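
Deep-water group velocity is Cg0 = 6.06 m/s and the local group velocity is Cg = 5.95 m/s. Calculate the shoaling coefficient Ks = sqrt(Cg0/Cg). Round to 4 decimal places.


Ks = sqrt(Cg0 / Cg)
Ks = sqrt(6.06 / 5.95)
Ks = sqrt(1.0185)
Ks = 1.0092

1.0092


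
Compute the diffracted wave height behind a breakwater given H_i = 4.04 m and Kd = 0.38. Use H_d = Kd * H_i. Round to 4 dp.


H_d = Kd * H_i
H_d = 0.38 * 4.04
H_d = 1.5352 m

1.5352


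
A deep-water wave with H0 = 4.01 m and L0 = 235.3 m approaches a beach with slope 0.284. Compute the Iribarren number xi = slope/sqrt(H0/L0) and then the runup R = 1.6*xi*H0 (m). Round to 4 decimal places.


xi = slope / sqrt(H0/L0)
H0/L0 = 4.01/235.3 = 0.017042
sqrt(0.017042) = 0.130545
xi = 0.284 / 0.130545 = 2.175490
R = 1.6 * xi * H0 = 1.6 * 2.175490 * 4.01
R = 13.9579 m

13.9579


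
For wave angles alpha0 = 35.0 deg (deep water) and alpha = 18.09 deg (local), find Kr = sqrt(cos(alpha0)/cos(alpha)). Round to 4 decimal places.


Kr = sqrt(cos(alpha0) / cos(alpha))
cos(35.0) = 0.819152
cos(18.09) = 0.950570
Kr = sqrt(0.819152 / 0.950570)
Kr = sqrt(0.861748)
Kr = 0.9283

0.9283


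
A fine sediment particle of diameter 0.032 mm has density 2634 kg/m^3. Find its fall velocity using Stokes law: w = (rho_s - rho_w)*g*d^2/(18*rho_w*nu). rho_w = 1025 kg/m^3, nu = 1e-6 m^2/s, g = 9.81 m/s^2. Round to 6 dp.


w = (rho_s - rho_w) * g * d^2 / (18 * rho_w * nu)
d = 0.032 mm = 0.000032 m
rho_s - rho_w = 2634 - 1025 = 1609
Numerator = 1609 * 9.81 * (0.000032)^2 = 0.000016163113
Denominator = 18 * 1025 * 1e-6 = 0.018450
w = 0.000876 m/s

0.000876


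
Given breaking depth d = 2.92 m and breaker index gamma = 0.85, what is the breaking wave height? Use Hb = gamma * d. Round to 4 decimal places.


Hb = gamma * d
Hb = 0.85 * 2.92
Hb = 2.4820 m

2.4820


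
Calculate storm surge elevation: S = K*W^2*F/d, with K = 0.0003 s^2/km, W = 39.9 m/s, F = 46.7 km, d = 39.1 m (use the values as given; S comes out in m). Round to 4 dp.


S = K * W^2 * F / d
W^2 = 39.9^2 = 1592.01
S = 0.0003 * 1592.01 * 46.7 / 39.1
Numerator = 0.0003 * 1592.01 * 46.7 = 22.304060
S = 22.304060 / 39.1 = 0.5704 m

0.5704


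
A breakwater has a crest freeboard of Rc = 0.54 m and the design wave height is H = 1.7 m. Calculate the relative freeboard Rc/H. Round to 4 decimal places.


Relative freeboard = Rc / H
= 0.54 / 1.7
= 0.3176

0.3176


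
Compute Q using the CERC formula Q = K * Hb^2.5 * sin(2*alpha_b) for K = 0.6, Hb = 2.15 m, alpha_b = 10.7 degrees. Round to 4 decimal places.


Q = K * Hb^2.5 * sin(2 * alpha_b)
Hb^2.5 = 2.15^2.5 = 6.777915
sin(2 * 10.7) = sin(21.4) = 0.364877
Q = 0.6 * 6.777915 * 0.364877
Q = 1.4839 m^3/s

1.4839


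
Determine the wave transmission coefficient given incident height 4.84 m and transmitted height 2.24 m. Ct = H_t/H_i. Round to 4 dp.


Ct = H_t / H_i
Ct = 2.24 / 4.84
Ct = 0.4628

0.4628


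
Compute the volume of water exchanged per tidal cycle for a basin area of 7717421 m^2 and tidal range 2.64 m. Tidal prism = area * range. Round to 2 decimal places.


Tidal prism = Area * Tidal range
P = 7717421 * 2.64
P = 20373991.44 m^3

20373991.44


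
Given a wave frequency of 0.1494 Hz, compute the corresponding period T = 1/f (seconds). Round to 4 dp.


T = 1 / f
T = 1 / 0.1494
T = 6.6934 s

6.6934


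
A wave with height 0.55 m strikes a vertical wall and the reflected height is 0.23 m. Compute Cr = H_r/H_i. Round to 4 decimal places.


Cr = H_r / H_i
Cr = 0.23 / 0.55
Cr = 0.4182

0.4182


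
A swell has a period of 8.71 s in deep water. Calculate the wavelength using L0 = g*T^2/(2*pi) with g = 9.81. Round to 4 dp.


L0 = g * T^2 / (2 * pi)
L0 = 9.81 * 8.71^2 / (2 * pi)
L0 = 9.81 * 75.8641 / 6.28319
L0 = 744.2268 / 6.28319
L0 = 118.4474 m

118.4474


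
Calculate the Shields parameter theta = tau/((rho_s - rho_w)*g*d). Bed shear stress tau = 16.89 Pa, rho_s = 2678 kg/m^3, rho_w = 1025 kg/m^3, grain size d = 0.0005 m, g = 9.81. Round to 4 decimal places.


theta = tau / ((rho_s - rho_w) * g * d)
rho_s - rho_w = 2678 - 1025 = 1653
Denominator = 1653 * 9.81 * 0.0005 = 8.107965
theta = 16.89 / 8.107965
theta = 2.0831

2.0831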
------------------------------------
Each line of the material above must be retyped exactly as written.

Output below
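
Deep-water group velocity is Cg0 = 6.06 m/s and the local group velocity is Cg = 5.95 m/s. Calculate the shoaling coefficient Ks = sqrt(Cg0/Cg). Round to 4 decimal places.


Ks = sqrt(Cg0 / Cg)
Ks = sqrt(6.06 / 5.95)
Ks = sqrt(1.0185)
Ks = 1.0092

1.0092


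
Compute the diffracted wave height behind a breakwater given H_i = 4.04 m and Kd = 0.38. Use H_d = Kd * H_i. Round to 4 dp.


H_d = Kd * H_i
H_d = 0.38 * 4.04
H_d = 1.5352 m

1.5352


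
A deep-water wave with H0 = 4.01 m and L0 = 235.3 m approaches a beach with slope 0.284. Compute the Iribarren number xi = slope/sqrt(H0/L0) and then the runup R = 1.6*xi*H0 (m). Round to 4 decimal places.


xi = slope / sqrt(H0/L0)
H0/L0 = 4.01/235.3 = 0.017042
sqrt(0.017042) = 0.130545
xi = 0.284 / 0.130545 = 2.175490
R = 1.6 * xi * H0 = 1.6 * 2.175490 * 4.01
R = 13.9579 m

13.9579


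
For wave angles alpha0 = 35.0 deg (deep water) and alpha = 18.09 deg (local), find Kr = sqrt(cos(alpha0)/cos(alpha)). Round to 4 decimal places.


Kr = sqrt(cos(alpha0) / cos(alpha))
cos(35.0) = 0.819152
cos(18.09) = 0.950570
Kr = sqrt(0.819152 / 0.950570)
Kr = sqrt(0.861748)
Kr = 0.9283

0.9283


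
A fine sediment particle of diameter 0.032 mm has density 2634 kg/m^3. Find its fall velocity using Stokes law: w = (rho_s - rho_w)*g*d^2/(18*rho_w*nu). rho_w = 1025 kg/m^3, nu = 1e-6 m^2/s, g = 9.81 m/s^2. Round to 6 dp.


w = (rho_s - rho_w) * g * d^2 / (18 * rho_w * nu)
d = 0.032 mm = 0.000032 m
rho_s - rho_w = 2634 - 1025 = 1609
Numerator = 1609 * 9.81 * (0.000032)^2 = 0.000016163113
Denominator = 18 * 1025 * 1e-6 = 0.018450
w = 0.000876 m/s

0.000876


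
Given breaking depth d = 2.92 m and breaker index gamma = 0.85, what is the breaking wave height? Use Hb = gamma * d. Round to 4 decimal places.


Hb = gamma * d
Hb = 0.85 * 2.92
Hb = 2.4820 m

2.4820


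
Calculate storm surge elevation: S = K*W^2*F/d, with K = 0.0003 s^2/km, W = 39.9 m/s, F = 46.7 km, d = 39.1 m (use the values as given; S comes out in m). Round to 4 dp.


S = K * W^2 * F / d
W^2 = 39.9^2 = 1592.01
S = 0.0003 * 1592.01 * 46.7 / 39.1
Numerator = 0.0003 * 1592.01 * 46.7 = 22.304060
S = 22.304060 / 39.1 = 0.5704 m

0.5704


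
A breakwater has a crest freeboard of Rc = 0.54 m and the design wave height is H = 1.7 m. Calculate the relative freeboard Rc/H. Round to 4 decimal places.


Relative freeboard = Rc / H
= 0.54 / 1.7
= 0.3176

0.3176


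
Compute Q using the CERC formula Q = K * Hb^2.5 * sin(2*alpha_b) for K = 0.6, Hb = 2.15 m, alpha_b = 10.7 degrees. Round to 4 decimal places.


Q = K * Hb^2.5 * sin(2 * alpha_b)
Hb^2.5 = 2.15^2.5 = 6.777915
sin(2 * 10.7) = sin(21.4) = 0.364877
Q = 0.6 * 6.777915 * 0.364877
Q = 1.4839 m^3/s

1.4839


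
Determine the wave transmission coefficient given incident height 4.84 m and transmitted height 2.24 m. Ct = H_t/H_i. Round to 4 dp.


Ct = H_t / H_i
Ct = 2.24 / 4.84
Ct = 0.4628

0.4628


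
Compute the volume of water exchanged per tidal cycle for a basin area of 7717421 m^2 and tidal range 2.64 m. Tidal prism = area * range. Round to 2 decimal places.


Tidal prism = Area * Tidal range
P = 7717421 * 2.64
P = 20373991.44 m^3

20373991.44


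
Given a wave frequency of 0.1494 Hz, compute the corresponding period T = 1/f (seconds). Round to 4 dp.


T = 1 / f
T = 1 / 0.1494
T = 6.6934 s

6.6934


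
A wave with height 0.55 m strikes a vertical wall and the reflected height is 0.23 m. Compute Cr = H_r/H_i. Round to 4 decimal places.


Cr = H_r / H_i
Cr = 0.23 / 0.55
Cr = 0.4182

0.4182


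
A swell has a period of 8.71 s in deep water. Calculate the wavelength using L0 = g*T^2/(2*pi) with g = 9.81. Round to 4 dp.


L0 = g * T^2 / (2 * pi)
L0 = 9.81 * 8.71^2 / (2 * pi)
L0 = 9.81 * 75.8641 / 6.28319
L0 = 744.2268 / 6.28319
L0 = 118.4474 m

118.4474


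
Calculate the Shields parameter theta = tau/((rho_s - rho_w)*g*d). Bed shear stress tau = 16.89 Pa, rho_s = 2678 kg/m^3, rho_w = 1025 kg/m^3, grain size d = 0.0005 m, g = 9.81. Round to 4 decimal places.


theta = tau / ((rho_s - rho_w) * g * d)
rho_s - rho_w = 2678 - 1025 = 1653
Denominator = 1653 * 9.81 * 0.0005 = 8.107965
theta = 16.89 / 8.107965
theta = 2.0831

2.0831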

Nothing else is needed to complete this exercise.